_Items from a dataset_.
- Opening Delimiter -
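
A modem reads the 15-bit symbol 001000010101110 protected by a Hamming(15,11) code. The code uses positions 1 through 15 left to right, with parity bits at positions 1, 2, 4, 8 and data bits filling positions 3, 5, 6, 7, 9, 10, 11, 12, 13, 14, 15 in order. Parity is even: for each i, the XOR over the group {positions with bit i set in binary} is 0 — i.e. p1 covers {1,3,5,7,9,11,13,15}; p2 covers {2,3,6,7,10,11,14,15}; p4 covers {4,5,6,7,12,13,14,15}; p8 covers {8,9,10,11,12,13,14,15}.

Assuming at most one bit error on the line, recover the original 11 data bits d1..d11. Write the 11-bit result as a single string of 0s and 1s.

s1 (pos 1,3,5,7,9,11,13,15): 0⊕1⊕0⊕0⊕0⊕0⊕1⊕0 = 0
s2 (pos 2,3,6,7,10,11,14,15): 0⊕1⊕0⊕0⊕1⊕0⊕1⊕0 = 1
s4 (pos 4,5,6,7,12,13,14,15): 0⊕0⊕0⊕0⊕1⊕1⊕1⊕0 = 1
s8 (pos 8,9,10,11,12,13,14,15): 1⊕0⊕1⊕0⊕1⊕1⊕1⊕0 = 1
Syndrome s8…s1 = 1110 → error at position 14.
Flip position 14: 001000010101110 → 001000010101100
Read data bits from positions 3,5,6,7,9,10,11,12,13,14,15: 10000101100

10000101100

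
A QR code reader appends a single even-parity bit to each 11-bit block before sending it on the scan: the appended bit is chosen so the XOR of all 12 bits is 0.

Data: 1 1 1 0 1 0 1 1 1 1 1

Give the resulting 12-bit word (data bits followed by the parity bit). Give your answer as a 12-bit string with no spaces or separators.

111010111111

XOR of the 11 data bits: 1⊕1⊕1⊕0⊕1⊕0⊕1⊕1⊕1⊕1⊕1 = 1
Parity bit = 1 (so all 12 bits XOR to 0).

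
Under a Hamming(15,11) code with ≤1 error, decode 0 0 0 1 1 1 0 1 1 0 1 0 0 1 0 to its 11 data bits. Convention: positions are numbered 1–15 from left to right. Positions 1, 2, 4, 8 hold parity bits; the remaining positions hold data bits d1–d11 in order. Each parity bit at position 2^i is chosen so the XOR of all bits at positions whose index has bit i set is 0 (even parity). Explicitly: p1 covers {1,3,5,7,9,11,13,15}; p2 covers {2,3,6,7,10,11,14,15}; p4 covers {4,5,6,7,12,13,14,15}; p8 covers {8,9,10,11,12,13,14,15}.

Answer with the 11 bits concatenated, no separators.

11101010010

s1 (pos 1,3,5,7,9,11,13,15): 0⊕0⊕1⊕0⊕1⊕1⊕0⊕0 = 1
s2 (pos 2,3,6,7,10,11,14,15): 0⊕0⊕1⊕0⊕0⊕1⊕1⊕0 = 1
s4 (pos 4,5,6,7,12,13,14,15): 1⊕1⊕1⊕0⊕0⊕0⊕1⊕0 = 0
s8 (pos 8,9,10,11,12,13,14,15): 1⊕1⊕0⊕1⊕0⊕0⊕1⊕0 = 0
Syndrome s8…s1 = 0011 → error at position 3.
Flip position 3: 000111011010010 → 001111011010010
Read data bits from positions 3,5,6,7,9,10,11,12,13,14,15: 11101010010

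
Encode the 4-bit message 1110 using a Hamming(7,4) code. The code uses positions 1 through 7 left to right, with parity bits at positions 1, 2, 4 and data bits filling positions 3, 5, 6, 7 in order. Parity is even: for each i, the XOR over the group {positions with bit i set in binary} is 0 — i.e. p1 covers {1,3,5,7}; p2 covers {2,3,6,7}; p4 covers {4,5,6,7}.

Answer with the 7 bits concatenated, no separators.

0010110

Place data at non-parity positions: p1 p2 1 p4 1 1 0
p1 (pos 1,3,5,7): XOR of data positions = 1⊕1⊕0 = 0
p2 (pos 2,3,6,7): XOR of data positions = 1⊕1⊕0 = 0
p4 (pos 4,5,6,7): XOR of data positions = 1⊕1⊕0 = 0
Codeword: 0010110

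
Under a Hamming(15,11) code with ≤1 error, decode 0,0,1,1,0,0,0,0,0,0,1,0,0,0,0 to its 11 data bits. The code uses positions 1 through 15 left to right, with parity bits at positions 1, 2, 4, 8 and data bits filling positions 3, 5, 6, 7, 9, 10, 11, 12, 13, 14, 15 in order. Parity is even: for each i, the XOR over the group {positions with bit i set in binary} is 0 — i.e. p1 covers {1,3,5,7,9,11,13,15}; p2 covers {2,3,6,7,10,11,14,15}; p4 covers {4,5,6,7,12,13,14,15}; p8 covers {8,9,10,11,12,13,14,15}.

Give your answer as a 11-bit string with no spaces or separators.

10000011000

s1 (pos 1,3,5,7,9,11,13,15): 0⊕1⊕0⊕0⊕0⊕1⊕0⊕0 = 0
s2 (pos 2,3,6,7,10,11,14,15): 0⊕1⊕0⊕0⊕0⊕1⊕0⊕0 = 0
s4 (pos 4,5,6,7,12,13,14,15): 1⊕0⊕0⊕0⊕0⊕0⊕0⊕0 = 1
s8 (pos 8,9,10,11,12,13,14,15): 0⊕0⊕0⊕1⊕0⊕0⊕0⊕0 = 1
Syndrome s8…s1 = 1100 → error at position 12.
Flip position 12: 001100000010000 → 001100000011000
Read data bits from positions 3,5,6,7,9,10,11,12,13,14,15: 10000011000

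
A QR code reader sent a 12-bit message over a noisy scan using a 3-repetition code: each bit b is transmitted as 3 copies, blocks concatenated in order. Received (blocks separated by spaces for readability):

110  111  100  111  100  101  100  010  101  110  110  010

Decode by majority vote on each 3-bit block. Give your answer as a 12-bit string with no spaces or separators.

Block 1 (110): 2 ones → 1
Block 2 (111): 3 ones → 1
Block 3 (100): 1 one → 0
Block 4 (111): 3 ones → 1
Block 5 (100): 1 one → 0
Block 6 (101): 2 ones → 1
Block 7 (100): 1 one → 0
Block 8 (010): 1 one → 0
Block 9 (101): 2 ones → 1
Block 10 (110): 2 ones → 1
Block 11 (110): 2 ones → 1
Block 12 (010): 1 one → 0

110101001110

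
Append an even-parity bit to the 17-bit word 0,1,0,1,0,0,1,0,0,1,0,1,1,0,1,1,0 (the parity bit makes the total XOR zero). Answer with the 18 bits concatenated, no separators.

XOR of the 17 data bits: 0⊕1⊕0⊕1⊕0⊕0⊕1⊕0⊕0⊕1⊕0⊕1⊕1⊕0⊕1⊕1⊕0 = 0
Parity bit = 0 (so all 18 bits XOR to 0).

010100100101101100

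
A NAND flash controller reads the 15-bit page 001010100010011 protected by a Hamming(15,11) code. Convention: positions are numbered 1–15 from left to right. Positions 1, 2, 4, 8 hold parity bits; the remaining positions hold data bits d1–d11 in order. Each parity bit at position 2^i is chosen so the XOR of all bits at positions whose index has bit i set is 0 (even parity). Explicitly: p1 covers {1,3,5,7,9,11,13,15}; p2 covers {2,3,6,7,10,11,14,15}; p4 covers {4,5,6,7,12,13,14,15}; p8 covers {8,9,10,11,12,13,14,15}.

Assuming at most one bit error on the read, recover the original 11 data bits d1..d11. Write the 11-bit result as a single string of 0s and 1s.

s1 (pos 1,3,5,7,9,11,13,15): 0⊕1⊕1⊕1⊕0⊕1⊕0⊕1 = 1
s2 (pos 2,3,6,7,10,11,14,15): 0⊕1⊕0⊕1⊕0⊕1⊕1⊕1 = 1
s4 (pos 4,5,6,7,12,13,14,15): 0⊕1⊕0⊕1⊕0⊕0⊕1⊕1 = 0
s8 (pos 8,9,10,11,12,13,14,15): 0⊕0⊕0⊕1⊕0⊕0⊕1⊕1 = 1
Syndrome s8…s1 = 1011 → error at position 11.
Flip position 11: 001010100010011 → 001010100000011
Read data bits from positions 3,5,6,7,9,10,11,12,13,14,15: 11010000011

11010000011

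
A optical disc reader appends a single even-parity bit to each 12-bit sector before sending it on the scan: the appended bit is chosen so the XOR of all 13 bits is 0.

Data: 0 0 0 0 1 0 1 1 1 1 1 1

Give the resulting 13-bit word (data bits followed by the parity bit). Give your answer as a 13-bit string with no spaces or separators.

XOR of the 12 data bits: 0⊕0⊕0⊕0⊕1⊕0⊕1⊕1⊕1⊕1⊕1⊕1 = 1
Parity bit = 1 (so all 13 bits XOR to 0).

0000101111111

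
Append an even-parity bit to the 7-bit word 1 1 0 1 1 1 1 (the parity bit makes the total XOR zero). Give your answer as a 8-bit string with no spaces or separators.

11011110

XOR of the 7 data bits: 1⊕1⊕0⊕1⊕1⊕1⊕1 = 0
Parity bit = 0 (so all 8 bits XOR to 0).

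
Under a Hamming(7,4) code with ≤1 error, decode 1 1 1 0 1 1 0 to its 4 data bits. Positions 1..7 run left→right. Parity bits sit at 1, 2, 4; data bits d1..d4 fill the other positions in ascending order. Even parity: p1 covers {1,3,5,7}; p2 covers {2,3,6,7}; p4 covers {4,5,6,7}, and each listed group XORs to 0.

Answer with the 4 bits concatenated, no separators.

0110

s1 (pos 1,3,5,7): 1⊕1⊕1⊕0 = 1
s2 (pos 2,3,6,7): 1⊕1⊕1⊕0 = 1
s4 (pos 4,5,6,7): 0⊕1⊕1⊕0 = 0
Syndrome s4…s1 = 011 → error at position 3.
Flip position 3: 1110110 → 1100110
Read data bits from positions 3,5,6,7: 0110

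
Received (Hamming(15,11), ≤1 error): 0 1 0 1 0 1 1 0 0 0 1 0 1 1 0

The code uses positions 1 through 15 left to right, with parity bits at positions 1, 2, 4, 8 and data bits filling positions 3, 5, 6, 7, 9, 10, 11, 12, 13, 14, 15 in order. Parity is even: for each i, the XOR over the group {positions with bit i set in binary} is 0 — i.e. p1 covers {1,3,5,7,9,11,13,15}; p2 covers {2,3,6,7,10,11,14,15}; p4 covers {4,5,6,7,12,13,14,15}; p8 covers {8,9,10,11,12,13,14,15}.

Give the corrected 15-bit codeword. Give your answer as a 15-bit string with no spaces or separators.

010101100010111

s1 (pos 1,3,5,7,9,11,13,15): 0⊕0⊕0⊕1⊕0⊕1⊕1⊕0 = 1
s2 (pos 2,3,6,7,10,11,14,15): 1⊕0⊕1⊕1⊕0⊕1⊕1⊕0 = 1
s4 (pos 4,5,6,7,12,13,14,15): 1⊕0⊕1⊕1⊕0⊕1⊕1⊕0 = 1
s8 (pos 8,9,10,11,12,13,14,15): 0⊕0⊕0⊕1⊕0⊕1⊕1⊕0 = 1
Syndrome s8…s1 = 1111 → error at position 15.
Flip position 15: 010101100010110 → 010101100010111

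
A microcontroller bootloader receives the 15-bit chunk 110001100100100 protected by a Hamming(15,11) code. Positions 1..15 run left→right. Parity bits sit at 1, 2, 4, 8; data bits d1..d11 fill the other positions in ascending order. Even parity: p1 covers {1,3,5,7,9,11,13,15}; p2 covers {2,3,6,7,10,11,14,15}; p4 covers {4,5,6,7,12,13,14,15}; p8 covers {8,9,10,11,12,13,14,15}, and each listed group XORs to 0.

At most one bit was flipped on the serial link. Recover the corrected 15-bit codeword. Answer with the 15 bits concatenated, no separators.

s1 (pos 1,3,5,7,9,11,13,15): 1⊕0⊕0⊕1⊕0⊕0⊕1⊕0 = 1
s2 (pos 2,3,6,7,10,11,14,15): 1⊕0⊕1⊕1⊕1⊕0⊕0⊕0 = 0
s4 (pos 4,5,6,7,12,13,14,15): 0⊕0⊕1⊕1⊕0⊕1⊕0⊕0 = 1
s8 (pos 8,9,10,11,12,13,14,15): 0⊕0⊕1⊕0⊕0⊕1⊕0⊕0 = 0
Syndrome s8…s1 = 0101 → error at position 5.
Flip position 5: 110001100100100 → 110011100100100

110011100100100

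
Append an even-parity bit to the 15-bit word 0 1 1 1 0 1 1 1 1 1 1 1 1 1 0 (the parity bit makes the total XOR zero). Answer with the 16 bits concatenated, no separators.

XOR of the 15 data bits: 0⊕1⊕1⊕1⊕0⊕1⊕1⊕1⊕1⊕1⊕1⊕1⊕1⊕1⊕0 = 0
Parity bit = 0 (so all 16 bits XOR to 0).

0111011111111100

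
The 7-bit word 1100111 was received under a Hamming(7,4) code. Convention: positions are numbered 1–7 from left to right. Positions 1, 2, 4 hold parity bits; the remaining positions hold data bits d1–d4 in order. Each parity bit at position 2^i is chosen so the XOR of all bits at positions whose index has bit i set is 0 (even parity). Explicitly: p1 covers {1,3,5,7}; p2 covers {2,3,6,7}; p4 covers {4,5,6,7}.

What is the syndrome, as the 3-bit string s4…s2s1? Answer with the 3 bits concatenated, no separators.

111

s1 (pos 1,3,5,7): 1⊕0⊕1⊕1 = 1
s2 (pos 2,3,6,7): 1⊕0⊕1⊕1 = 1
s4 (pos 4,5,6,7): 0⊕1⊕1⊕1 = 1
Syndrome s4…s1 = 111 → error at position 7.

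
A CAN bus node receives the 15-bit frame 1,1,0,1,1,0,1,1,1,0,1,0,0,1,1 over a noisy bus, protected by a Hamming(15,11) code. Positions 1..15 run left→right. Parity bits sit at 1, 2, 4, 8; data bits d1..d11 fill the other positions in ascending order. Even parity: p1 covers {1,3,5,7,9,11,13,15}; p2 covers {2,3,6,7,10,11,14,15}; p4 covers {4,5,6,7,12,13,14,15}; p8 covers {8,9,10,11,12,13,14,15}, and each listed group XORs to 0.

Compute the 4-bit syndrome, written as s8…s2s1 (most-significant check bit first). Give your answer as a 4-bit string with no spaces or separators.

s1 (pos 1,3,5,7,9,11,13,15): 1⊕0⊕1⊕1⊕1⊕1⊕0⊕1 = 0
s2 (pos 2,3,6,7,10,11,14,15): 1⊕0⊕0⊕1⊕0⊕1⊕1⊕1 = 1
s4 (pos 4,5,6,7,12,13,14,15): 1⊕1⊕0⊕1⊕0⊕0⊕1⊕1 = 1
s8 (pos 8,9,10,11,12,13,14,15): 1⊕1⊕0⊕1⊕0⊕0⊕1⊕1 = 1
Syndrome s8…s1 = 1110 → error at position 14.

1110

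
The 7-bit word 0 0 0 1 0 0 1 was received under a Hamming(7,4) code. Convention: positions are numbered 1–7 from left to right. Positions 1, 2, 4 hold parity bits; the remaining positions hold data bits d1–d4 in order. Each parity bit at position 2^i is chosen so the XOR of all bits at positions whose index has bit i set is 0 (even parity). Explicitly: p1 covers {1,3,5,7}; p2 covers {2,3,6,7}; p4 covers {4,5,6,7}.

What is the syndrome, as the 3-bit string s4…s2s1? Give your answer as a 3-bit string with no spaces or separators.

s1 (pos 1,3,5,7): 0⊕0⊕0⊕1 = 1
s2 (pos 2,3,6,7): 0⊕0⊕0⊕1 = 1
s4 (pos 4,5,6,7): 1⊕0⊕0⊕1 = 0
Syndrome s4…s1 = 011 → error at position 3.

011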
- Closing Delimiter -
_WHAT YOU HAVE TO DO_. Give the count of lines in the data that contain the word "ascending", and write nothing besides it.

_EXERCISE SOLUTION_. 3